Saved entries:

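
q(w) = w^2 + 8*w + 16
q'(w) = 2*w + 8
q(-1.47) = 6.40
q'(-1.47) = 5.06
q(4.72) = 76.04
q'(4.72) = 17.44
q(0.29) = 18.40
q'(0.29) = 8.58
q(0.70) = 22.09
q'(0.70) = 9.40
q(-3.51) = 0.24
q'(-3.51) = 0.98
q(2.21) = 38.56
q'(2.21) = 12.42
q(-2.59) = 1.99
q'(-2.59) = 2.82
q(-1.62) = 5.66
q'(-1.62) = 4.76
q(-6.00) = 4.00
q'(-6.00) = -4.00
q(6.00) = 100.00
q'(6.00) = 20.00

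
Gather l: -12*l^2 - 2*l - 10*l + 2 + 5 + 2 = -12*l^2 - 12*l + 9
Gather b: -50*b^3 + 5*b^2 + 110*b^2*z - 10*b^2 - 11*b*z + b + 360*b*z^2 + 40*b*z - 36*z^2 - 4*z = -50*b^3 + b^2*(110*z - 5) + b*(360*z^2 + 29*z + 1) - 36*z^2 - 4*z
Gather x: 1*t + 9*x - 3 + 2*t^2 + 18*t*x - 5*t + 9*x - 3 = 2*t^2 - 4*t + x*(18*t + 18) - 6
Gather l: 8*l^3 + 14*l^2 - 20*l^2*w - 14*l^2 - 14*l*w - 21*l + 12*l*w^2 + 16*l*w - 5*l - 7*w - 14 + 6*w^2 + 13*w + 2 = 8*l^3 - 20*l^2*w + l*(12*w^2 + 2*w - 26) + 6*w^2 + 6*w - 12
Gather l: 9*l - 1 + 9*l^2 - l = 9*l^2 + 8*l - 1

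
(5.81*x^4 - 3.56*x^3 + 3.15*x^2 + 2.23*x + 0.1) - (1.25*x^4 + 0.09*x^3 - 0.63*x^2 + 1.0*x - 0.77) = 4.56*x^4 - 3.65*x^3 + 3.78*x^2 + 1.23*x + 0.87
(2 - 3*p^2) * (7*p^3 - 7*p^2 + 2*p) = -21*p^5 + 21*p^4 + 8*p^3 - 14*p^2 + 4*p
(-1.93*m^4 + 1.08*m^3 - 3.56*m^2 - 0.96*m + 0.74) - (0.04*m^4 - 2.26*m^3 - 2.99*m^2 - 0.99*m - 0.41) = -1.97*m^4 + 3.34*m^3 - 0.57*m^2 + 0.03*m + 1.15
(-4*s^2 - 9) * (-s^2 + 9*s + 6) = 4*s^4 - 36*s^3 - 15*s^2 - 81*s - 54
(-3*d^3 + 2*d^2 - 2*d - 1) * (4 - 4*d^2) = 12*d^5 - 8*d^4 - 4*d^3 + 12*d^2 - 8*d - 4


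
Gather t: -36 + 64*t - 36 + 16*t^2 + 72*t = 16*t^2 + 136*t - 72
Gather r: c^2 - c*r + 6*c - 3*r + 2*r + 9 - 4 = c^2 + 6*c + r*(-c - 1) + 5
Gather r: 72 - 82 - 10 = -20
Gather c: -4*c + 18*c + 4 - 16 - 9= 14*c - 21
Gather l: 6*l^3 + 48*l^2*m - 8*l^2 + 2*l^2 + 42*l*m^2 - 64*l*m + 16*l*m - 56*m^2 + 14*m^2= 6*l^3 + l^2*(48*m - 6) + l*(42*m^2 - 48*m) - 42*m^2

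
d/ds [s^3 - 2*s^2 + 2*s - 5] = 3*s^2 - 4*s + 2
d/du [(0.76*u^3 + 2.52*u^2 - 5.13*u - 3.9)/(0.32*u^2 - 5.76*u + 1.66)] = (0.2432*u^4 - 8.7552*u^3 - 9.0888*u^2 + 10.8624*u - 30.9798)/(0.1024*u^4 - 3.6864*u^3 + 34.24*u^2 - 19.1232*u + 2.7556)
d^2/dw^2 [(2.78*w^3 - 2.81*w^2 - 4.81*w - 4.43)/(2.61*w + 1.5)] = (37.875276*w^3 + 65.3022*w^2 + 37.53*w - 35.337906)/(17.779581*w^3 + 30.65445*w^2 + 17.6175*w + 3.375)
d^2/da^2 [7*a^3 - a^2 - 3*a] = 42*a - 2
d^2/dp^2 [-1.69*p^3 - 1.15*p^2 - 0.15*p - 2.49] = -10.14*p - 2.3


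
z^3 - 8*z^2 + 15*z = z*(z - 5)*(z - 3)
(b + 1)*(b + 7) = b^2 + 8*b + 7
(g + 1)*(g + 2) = g^2 + 3*g + 2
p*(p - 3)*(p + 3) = p^3 - 9*p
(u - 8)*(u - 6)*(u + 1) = u^3 - 13*u^2 + 34*u + 48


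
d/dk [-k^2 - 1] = -2*k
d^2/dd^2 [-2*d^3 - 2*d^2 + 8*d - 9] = -12*d - 4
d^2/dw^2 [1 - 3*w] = 0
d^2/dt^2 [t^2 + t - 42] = 2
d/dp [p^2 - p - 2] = 2*p - 1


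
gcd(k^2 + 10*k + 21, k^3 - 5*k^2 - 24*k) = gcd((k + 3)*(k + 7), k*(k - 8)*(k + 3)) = k + 3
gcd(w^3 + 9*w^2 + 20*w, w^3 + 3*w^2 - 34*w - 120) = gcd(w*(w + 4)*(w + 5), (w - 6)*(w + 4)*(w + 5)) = w^2 + 9*w + 20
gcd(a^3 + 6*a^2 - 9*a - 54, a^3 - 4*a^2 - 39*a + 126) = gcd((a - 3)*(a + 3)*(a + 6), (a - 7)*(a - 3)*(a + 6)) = a^2 + 3*a - 18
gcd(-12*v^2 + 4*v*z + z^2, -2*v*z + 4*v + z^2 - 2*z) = -2*v + z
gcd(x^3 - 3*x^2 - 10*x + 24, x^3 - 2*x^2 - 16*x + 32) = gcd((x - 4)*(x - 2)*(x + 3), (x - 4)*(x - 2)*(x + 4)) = x^2 - 6*x + 8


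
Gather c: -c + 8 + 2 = 10 - c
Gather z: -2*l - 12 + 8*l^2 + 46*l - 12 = 8*l^2 + 44*l - 24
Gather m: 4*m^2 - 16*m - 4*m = 4*m^2 - 20*m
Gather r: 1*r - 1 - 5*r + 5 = 4 - 4*r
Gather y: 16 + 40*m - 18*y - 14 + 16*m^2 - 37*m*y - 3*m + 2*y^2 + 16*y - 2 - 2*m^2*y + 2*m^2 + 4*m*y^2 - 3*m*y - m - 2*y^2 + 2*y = 18*m^2 + 4*m*y^2 + 36*m + y*(-2*m^2 - 40*m)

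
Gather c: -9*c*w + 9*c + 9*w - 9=c*(9 - 9*w) + 9*w - 9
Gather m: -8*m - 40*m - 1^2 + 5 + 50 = 54 - 48*m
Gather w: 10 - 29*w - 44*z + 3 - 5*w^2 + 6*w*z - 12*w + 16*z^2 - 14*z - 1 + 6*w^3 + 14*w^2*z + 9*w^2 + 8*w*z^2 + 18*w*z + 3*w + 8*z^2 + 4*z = 6*w^3 + w^2*(14*z + 4) + w*(8*z^2 + 24*z - 38) + 24*z^2 - 54*z + 12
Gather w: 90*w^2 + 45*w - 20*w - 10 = 90*w^2 + 25*w - 10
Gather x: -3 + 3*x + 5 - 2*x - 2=x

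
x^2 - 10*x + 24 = (x - 6)*(x - 4)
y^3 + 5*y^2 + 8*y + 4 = (y + 1)*(y + 2)^2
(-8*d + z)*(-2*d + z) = 16*d^2 - 10*d*z + z^2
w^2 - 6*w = w*(w - 6)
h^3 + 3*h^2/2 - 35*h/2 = h*(h - 7/2)*(h + 5)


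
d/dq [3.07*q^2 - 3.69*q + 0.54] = 6.14*q - 3.69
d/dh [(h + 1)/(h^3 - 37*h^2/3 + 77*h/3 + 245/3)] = 6*(-3*h^2 - 7*h - 12)/(9*h^5 - 159*h^4 + 718*h^3 + 798*h^2 - 6615*h - 8575)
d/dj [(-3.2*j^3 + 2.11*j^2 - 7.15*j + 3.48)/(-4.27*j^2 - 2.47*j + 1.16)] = (13.664*j^4 + 15.808*j^3 - 46.8782*j^2 + 34.6144*j + 0.301600000000001)/(18.2329*j^4 + 21.0938*j^3 - 3.8055*j^2 - 5.7304*j + 1.3456)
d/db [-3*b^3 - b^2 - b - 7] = -9*b^2 - 2*b - 1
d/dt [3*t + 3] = 3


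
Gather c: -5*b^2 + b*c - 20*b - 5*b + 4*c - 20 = -5*b^2 - 25*b + c*(b + 4) - 20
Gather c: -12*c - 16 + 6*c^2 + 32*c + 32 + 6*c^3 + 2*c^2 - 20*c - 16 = 6*c^3 + 8*c^2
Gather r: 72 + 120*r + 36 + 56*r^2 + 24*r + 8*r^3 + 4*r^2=8*r^3 + 60*r^2 + 144*r + 108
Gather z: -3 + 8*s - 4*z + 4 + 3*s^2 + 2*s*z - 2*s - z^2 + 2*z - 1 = 3*s^2 + 6*s - z^2 + z*(2*s - 2)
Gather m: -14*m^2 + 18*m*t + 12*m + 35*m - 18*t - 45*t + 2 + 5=-14*m^2 + m*(18*t + 47) - 63*t + 7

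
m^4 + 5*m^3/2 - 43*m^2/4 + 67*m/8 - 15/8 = (m - 3/2)*(m - 1/2)^2*(m + 5)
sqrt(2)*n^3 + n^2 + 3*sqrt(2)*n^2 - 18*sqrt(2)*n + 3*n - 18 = (n - 3)*(n + 6)*(sqrt(2)*n + 1)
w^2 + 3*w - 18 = (w - 3)*(w + 6)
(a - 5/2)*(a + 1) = a^2 - 3*a/2 - 5/2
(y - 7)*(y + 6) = y^2 - y - 42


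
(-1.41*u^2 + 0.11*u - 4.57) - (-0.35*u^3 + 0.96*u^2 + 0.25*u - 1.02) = 0.35*u^3 - 2.37*u^2 - 0.14*u - 3.55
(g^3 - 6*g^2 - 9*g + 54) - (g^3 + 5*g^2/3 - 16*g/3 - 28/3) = -23*g^2/3 - 11*g/3 + 190/3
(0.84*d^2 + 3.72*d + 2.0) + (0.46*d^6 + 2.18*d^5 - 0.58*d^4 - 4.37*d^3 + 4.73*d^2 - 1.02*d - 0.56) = 0.46*d^6 + 2.18*d^5 - 0.58*d^4 - 4.37*d^3 + 5.57*d^2 + 2.7*d + 1.44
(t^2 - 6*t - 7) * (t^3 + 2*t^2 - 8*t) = t^5 - 4*t^4 - 27*t^3 + 34*t^2 + 56*t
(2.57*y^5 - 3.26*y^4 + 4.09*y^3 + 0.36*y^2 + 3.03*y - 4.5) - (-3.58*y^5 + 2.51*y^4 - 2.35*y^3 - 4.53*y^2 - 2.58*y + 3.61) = 6.15*y^5 - 5.77*y^4 + 6.44*y^3 + 4.89*y^2 + 5.61*y - 8.11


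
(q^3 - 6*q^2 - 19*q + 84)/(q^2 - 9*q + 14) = (q^2 + q - 12)/(q - 2)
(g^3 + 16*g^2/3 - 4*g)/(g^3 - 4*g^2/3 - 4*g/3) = (-3*g^2 - 16*g + 12)/(-3*g^2 + 4*g + 4)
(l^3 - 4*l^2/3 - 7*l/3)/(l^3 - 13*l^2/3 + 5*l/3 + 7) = l/(l - 3)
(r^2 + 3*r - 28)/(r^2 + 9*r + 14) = (r - 4)/(r + 2)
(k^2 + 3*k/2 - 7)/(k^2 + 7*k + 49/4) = 2*(k - 2)/(2*k + 7)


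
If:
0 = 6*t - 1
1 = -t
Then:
No Solution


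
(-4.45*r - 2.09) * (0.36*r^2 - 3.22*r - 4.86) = -1.602*r^3 + 13.5766*r^2 + 28.3568*r + 10.1574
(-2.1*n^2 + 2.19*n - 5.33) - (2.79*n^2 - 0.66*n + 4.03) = -4.89*n^2 + 2.85*n - 9.36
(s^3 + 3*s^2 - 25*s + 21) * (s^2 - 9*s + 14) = s^5 - 6*s^4 - 38*s^3 + 288*s^2 - 539*s + 294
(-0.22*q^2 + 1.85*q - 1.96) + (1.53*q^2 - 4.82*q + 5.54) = 1.31*q^2 - 2.97*q + 3.58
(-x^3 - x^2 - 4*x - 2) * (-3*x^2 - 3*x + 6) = 3*x^5 + 6*x^4 + 9*x^3 + 12*x^2 - 18*x - 12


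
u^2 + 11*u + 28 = (u + 4)*(u + 7)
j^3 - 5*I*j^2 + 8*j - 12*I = (j - 6*I)*(j - I)*(j + 2*I)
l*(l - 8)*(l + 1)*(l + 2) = l^4 - 5*l^3 - 22*l^2 - 16*l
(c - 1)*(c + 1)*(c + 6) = c^3 + 6*c^2 - c - 6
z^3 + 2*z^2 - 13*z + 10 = (z - 2)*(z - 1)*(z + 5)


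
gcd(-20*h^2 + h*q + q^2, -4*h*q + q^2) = -4*h + q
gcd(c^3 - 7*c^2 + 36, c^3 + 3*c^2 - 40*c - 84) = c^2 - 4*c - 12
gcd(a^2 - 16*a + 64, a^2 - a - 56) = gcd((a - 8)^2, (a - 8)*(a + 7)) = a - 8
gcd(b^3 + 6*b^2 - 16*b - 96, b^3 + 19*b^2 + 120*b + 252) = b + 6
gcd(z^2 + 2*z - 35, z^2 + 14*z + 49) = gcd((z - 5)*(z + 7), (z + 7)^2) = z + 7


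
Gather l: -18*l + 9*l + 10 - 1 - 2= 7 - 9*l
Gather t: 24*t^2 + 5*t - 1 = 24*t^2 + 5*t - 1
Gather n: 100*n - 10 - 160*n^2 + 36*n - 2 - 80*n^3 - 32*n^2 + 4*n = -80*n^3 - 192*n^2 + 140*n - 12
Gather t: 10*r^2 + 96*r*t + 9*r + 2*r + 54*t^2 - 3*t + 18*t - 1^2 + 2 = 10*r^2 + 11*r + 54*t^2 + t*(96*r + 15) + 1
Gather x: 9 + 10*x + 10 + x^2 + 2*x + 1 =x^2 + 12*x + 20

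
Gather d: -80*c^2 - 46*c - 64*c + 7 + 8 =-80*c^2 - 110*c + 15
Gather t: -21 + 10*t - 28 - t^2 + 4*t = -t^2 + 14*t - 49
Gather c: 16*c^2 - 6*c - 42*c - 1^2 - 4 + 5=16*c^2 - 48*c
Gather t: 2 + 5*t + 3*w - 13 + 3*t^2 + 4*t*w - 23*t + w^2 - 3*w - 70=3*t^2 + t*(4*w - 18) + w^2 - 81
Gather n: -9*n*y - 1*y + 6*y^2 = -9*n*y + 6*y^2 - y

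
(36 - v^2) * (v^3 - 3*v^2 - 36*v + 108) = -v^5 + 3*v^4 + 72*v^3 - 216*v^2 - 1296*v + 3888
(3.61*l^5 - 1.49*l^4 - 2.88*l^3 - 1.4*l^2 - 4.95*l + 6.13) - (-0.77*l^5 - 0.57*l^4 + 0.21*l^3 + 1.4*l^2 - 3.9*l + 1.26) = 4.38*l^5 - 0.92*l^4 - 3.09*l^3 - 2.8*l^2 - 1.05*l + 4.87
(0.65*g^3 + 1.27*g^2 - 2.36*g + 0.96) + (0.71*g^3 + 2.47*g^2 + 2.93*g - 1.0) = 1.36*g^3 + 3.74*g^2 + 0.57*g - 0.04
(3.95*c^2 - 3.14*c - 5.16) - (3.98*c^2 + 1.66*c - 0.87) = -0.0299999999999998*c^2 - 4.8*c - 4.29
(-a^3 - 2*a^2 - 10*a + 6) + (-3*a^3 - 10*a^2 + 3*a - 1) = -4*a^3 - 12*a^2 - 7*a + 5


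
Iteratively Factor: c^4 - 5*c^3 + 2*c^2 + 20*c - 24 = (c - 2)*(c^3 - 3*c^2 - 4*c + 12) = (c - 2)^2*(c^2 - c - 6) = (c - 2)^2*(c + 2)*(c - 3)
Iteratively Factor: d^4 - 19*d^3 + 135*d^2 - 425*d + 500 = (d - 5)*(d^3 - 14*d^2 + 65*d - 100) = (d - 5)^2*(d^2 - 9*d + 20) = (d - 5)^2*(d - 4)*(d - 5)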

-- Description of the task --
Keeping every character as it is, restate the lines above that run from the line with "Gather c: -c + 8 + 2 = 10 - c" through the line with "d/dq [3.07*q^2 - 3.69*q", both included, and nothing else.

-- Output for this exercise --
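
Gather c: -c + 8 + 2 = 10 - c
Gather z: -2*l - 12 + 8*l^2 + 46*l - 12 = 8*l^2 + 44*l - 24
Gather m: 4*m^2 - 16*m - 4*m = 4*m^2 - 20*m
Gather r: 1*r - 1 - 5*r + 5 = 4 - 4*r
Gather y: 16 + 40*m - 18*y - 14 + 16*m^2 - 37*m*y - 3*m + 2*y^2 + 16*y - 2 - 2*m^2*y + 2*m^2 + 4*m*y^2 - 3*m*y - m - 2*y^2 + 2*y = 18*m^2 + 4*m*y^2 + 36*m + y*(-2*m^2 - 40*m)

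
Gather c: -9*c*w + 9*c + 9*w - 9=c*(9 - 9*w) + 9*w - 9
Gather m: -8*m - 40*m - 1^2 + 5 + 50 = 54 - 48*m
Gather w: 10 - 29*w - 44*z + 3 - 5*w^2 + 6*w*z - 12*w + 16*z^2 - 14*z - 1 + 6*w^3 + 14*w^2*z + 9*w^2 + 8*w*z^2 + 18*w*z + 3*w + 8*z^2 + 4*z = 6*w^3 + w^2*(14*z + 4) + w*(8*z^2 + 24*z - 38) + 24*z^2 - 54*z + 12
Gather w: 90*w^2 + 45*w - 20*w - 10 = 90*w^2 + 25*w - 10
Gather x: -3 + 3*x + 5 - 2*x - 2=x

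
x^2 - 10*x + 24 = (x - 6)*(x - 4)
y^3 + 5*y^2 + 8*y + 4 = (y + 1)*(y + 2)^2
(-8*d + z)*(-2*d + z) = 16*d^2 - 10*d*z + z^2
w^2 - 6*w = w*(w - 6)
h^3 + 3*h^2/2 - 35*h/2 = h*(h - 7/2)*(h + 5)


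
d/dq [3.07*q^2 - 3.69*q + 0.54] = 6.14*q - 3.69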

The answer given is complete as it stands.